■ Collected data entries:
....

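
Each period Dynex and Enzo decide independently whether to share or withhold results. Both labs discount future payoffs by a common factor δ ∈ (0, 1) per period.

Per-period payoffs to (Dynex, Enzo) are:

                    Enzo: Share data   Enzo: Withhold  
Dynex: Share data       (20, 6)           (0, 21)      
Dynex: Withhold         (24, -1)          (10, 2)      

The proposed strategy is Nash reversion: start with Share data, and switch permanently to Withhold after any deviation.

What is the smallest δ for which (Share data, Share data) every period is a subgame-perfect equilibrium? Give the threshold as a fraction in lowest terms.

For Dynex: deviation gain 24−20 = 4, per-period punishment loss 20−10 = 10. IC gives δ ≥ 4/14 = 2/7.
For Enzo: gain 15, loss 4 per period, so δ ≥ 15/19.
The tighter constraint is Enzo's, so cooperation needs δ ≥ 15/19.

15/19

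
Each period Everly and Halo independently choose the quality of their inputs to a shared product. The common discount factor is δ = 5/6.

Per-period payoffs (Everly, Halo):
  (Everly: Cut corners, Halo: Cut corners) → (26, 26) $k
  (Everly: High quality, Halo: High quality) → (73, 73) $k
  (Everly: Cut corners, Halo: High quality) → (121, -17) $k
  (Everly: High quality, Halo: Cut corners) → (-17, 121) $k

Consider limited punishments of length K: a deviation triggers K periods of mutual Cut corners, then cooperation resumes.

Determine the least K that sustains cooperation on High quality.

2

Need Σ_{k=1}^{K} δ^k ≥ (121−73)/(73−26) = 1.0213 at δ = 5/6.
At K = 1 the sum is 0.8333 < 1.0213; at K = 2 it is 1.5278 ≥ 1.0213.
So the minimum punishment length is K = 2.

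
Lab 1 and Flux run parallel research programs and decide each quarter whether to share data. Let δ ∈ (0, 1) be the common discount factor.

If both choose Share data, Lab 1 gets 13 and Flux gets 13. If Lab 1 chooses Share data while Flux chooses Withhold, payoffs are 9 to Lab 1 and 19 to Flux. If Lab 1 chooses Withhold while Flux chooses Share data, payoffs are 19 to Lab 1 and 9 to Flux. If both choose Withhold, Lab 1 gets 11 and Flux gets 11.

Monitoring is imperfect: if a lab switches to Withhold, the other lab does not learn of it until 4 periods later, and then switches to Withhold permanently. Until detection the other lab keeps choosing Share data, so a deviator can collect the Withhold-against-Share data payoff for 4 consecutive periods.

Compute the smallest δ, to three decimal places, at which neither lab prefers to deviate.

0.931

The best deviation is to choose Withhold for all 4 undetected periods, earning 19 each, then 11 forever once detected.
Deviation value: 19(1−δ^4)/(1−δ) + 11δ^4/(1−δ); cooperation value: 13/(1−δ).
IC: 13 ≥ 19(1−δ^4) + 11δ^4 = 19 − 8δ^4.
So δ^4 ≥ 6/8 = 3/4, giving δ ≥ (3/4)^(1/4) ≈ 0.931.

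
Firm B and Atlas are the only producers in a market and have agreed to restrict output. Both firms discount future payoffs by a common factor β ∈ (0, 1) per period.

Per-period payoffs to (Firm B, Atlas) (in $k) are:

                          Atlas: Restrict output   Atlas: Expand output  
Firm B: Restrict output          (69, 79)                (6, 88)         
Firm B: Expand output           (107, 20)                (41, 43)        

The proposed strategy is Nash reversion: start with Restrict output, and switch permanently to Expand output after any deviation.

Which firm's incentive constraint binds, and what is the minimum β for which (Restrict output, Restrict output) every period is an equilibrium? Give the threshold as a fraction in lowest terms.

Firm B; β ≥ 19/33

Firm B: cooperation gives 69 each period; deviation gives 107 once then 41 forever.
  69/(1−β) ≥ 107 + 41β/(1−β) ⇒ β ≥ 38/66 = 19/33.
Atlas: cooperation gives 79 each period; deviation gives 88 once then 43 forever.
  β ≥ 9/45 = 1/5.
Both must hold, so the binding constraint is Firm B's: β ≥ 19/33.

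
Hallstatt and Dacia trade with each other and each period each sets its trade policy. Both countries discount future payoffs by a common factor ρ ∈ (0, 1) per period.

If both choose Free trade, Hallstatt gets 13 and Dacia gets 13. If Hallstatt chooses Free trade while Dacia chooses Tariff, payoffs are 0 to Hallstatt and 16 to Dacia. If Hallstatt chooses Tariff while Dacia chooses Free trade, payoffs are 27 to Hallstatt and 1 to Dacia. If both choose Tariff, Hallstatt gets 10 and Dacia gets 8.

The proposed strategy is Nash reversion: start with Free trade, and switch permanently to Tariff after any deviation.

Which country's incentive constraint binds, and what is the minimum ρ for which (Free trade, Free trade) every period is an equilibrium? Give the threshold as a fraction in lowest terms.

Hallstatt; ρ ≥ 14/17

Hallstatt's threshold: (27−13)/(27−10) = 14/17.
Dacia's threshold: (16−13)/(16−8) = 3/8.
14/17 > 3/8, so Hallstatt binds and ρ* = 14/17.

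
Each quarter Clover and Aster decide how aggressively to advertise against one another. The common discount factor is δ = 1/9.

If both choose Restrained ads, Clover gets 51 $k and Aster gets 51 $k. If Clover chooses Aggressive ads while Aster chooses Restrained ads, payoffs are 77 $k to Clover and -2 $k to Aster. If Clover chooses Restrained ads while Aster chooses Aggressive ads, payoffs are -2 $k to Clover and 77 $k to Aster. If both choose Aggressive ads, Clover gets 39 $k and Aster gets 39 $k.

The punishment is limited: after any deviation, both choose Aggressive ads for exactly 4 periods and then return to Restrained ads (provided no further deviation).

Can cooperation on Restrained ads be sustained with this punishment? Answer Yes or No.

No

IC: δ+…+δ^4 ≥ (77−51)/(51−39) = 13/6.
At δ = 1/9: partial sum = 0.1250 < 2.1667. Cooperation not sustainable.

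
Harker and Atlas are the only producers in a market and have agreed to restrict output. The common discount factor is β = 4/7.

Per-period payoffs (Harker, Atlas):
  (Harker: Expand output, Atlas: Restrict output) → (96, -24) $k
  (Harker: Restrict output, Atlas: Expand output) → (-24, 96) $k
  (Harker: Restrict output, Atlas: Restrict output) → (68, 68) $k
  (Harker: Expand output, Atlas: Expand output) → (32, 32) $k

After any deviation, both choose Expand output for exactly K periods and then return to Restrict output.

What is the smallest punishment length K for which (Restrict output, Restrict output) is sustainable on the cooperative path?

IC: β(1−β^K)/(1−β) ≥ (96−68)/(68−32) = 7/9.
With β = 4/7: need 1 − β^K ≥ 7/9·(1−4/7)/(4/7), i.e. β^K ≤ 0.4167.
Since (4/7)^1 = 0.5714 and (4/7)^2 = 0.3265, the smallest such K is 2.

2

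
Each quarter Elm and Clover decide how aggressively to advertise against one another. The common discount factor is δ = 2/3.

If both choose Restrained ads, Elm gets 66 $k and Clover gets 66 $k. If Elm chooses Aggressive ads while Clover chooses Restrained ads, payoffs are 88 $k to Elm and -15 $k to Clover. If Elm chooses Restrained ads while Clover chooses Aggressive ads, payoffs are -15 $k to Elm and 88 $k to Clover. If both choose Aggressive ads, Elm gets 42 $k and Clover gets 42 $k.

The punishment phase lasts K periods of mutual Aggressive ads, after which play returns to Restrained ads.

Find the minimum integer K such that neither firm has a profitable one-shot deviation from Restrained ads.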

....

■ Task directions: Within the data above, pick out all lines holding the word "Expand".

■ Result of the exercise:
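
                          Atlas: Restrict output   Atlas: Expand output  
Firm B: Expand output           (107, 20)                (41, 43)        
The proposed strategy is Nash reversion: start with Restrict output, and switch permanently to Expand output after any deviation.
  (Harker: Expand output, Atlas: Restrict output) → (96, -24) $k
  (Harker: Restrict output, Atlas: Expand output) → (-24, 96) $k
  (Harker: Expand output, Atlas: Expand output) → (32, 32) $k
After any deviation, both choose Expand output for exactly K periods and then return to Restrict output.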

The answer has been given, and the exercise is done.